(Provided records)

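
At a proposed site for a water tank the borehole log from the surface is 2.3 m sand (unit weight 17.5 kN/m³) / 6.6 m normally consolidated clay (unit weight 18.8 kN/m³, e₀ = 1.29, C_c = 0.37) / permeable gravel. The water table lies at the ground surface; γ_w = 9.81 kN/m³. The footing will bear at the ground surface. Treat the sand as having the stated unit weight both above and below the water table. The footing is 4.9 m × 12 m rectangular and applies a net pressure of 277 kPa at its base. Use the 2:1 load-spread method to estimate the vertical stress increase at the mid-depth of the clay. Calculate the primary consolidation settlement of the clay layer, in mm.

S_c ≈ 487 mm

Mid-depth of clay below the ground surface: z = 2.3 + 6.6/2 = 5.6 m.
Total vertical stress at mid-clay: σ_v = 17.5×2.3 + 18.8×3.3 = 102.29 kPa.
Pore pressure: u = 9.81×(5.6 − 0) = 54.936 kPa.
Initial effective stress: σ'_0 = σ_v − u = 102.29 − 54.936 = 47.354 kPa.
Stress increase at mid-clay by the 2:1 spreading method:
Δσ = qBL/((B+z)(L+z)) = 277×4.9×12/((4.9+5.6)(12+5.6)) = 88.136 kPa
Final effective stress: σ'_f = σ'_0 + Δσ = 47.354 + 88.136 = 135.49 kPa.
Normally consolidated clay, so the full stress increment lies on the virgin compression line:
S_c = C_c·H/(1+e₀)·log₁₀(σ'_f/σ'_0) = 0.37×6.6/(1+1.29)×log₁₀(135.49/47.354)
    = 1.0664 × 0.45655 = 0.4869 m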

(End Provided records)

→ Problem to work on: Repeat the material in full, exactly as it reads.

→ Your response:
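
At a proposed site for a water tank the borehole log from the surface is 2.3 m sand (unit weight 17.5 kN/m³) / 6.6 m normally consolidated clay (unit weight 18.8 kN/m³, e₀ = 1.29, C_c = 0.37) / permeable gravel. The water table lies at the ground surface; γ_w = 9.81 kN/m³. The footing will bear at the ground surface. Treat the sand as having the stated unit weight both above and below the water table. The footing is 4.9 m × 12 m rectangular and applies a net pressure of 277 kPa at its base. Use the 2:1 load-spread method to estimate the vertical stress increase at the mid-depth of the clay. Calculate the primary consolidation settlement of the clay layer, in mm.

S_c ≈ 487 mm

Mid-depth of clay below the ground surface: z = 2.3 + 6.6/2 = 5.6 m.
Total vertical stress at mid-clay: σ_v = 17.5×2.3 + 18.8×3.3 = 102.29 kPa.
Pore pressure: u = 9.81×(5.6 − 0) = 54.936 kPa.
Initial effective stress: σ'_0 = σ_v − u = 102.29 − 54.936 = 47.354 kPa.
Stress increase at mid-clay by the 2:1 spreading method:
Δσ = qBL/((B+z)(L+z)) = 277×4.9×12/((4.9+5.6)(12+5.6)) = 88.136 kPa
Final effective stress: σ'_f = σ'_0 + Δσ = 47.354 + 88.136 = 135.49 kPa.
Normally consolidated clay, so the full stress increment lies on the virgin compression line:
S_c = C_c·H/(1+e₀)·log₁₀(σ'_f/σ'_0) = 0.37×6.6/(1+1.29)×log₁₀(135.49/47.354)
    = 1.0664 × 0.45655 = 0.4869 m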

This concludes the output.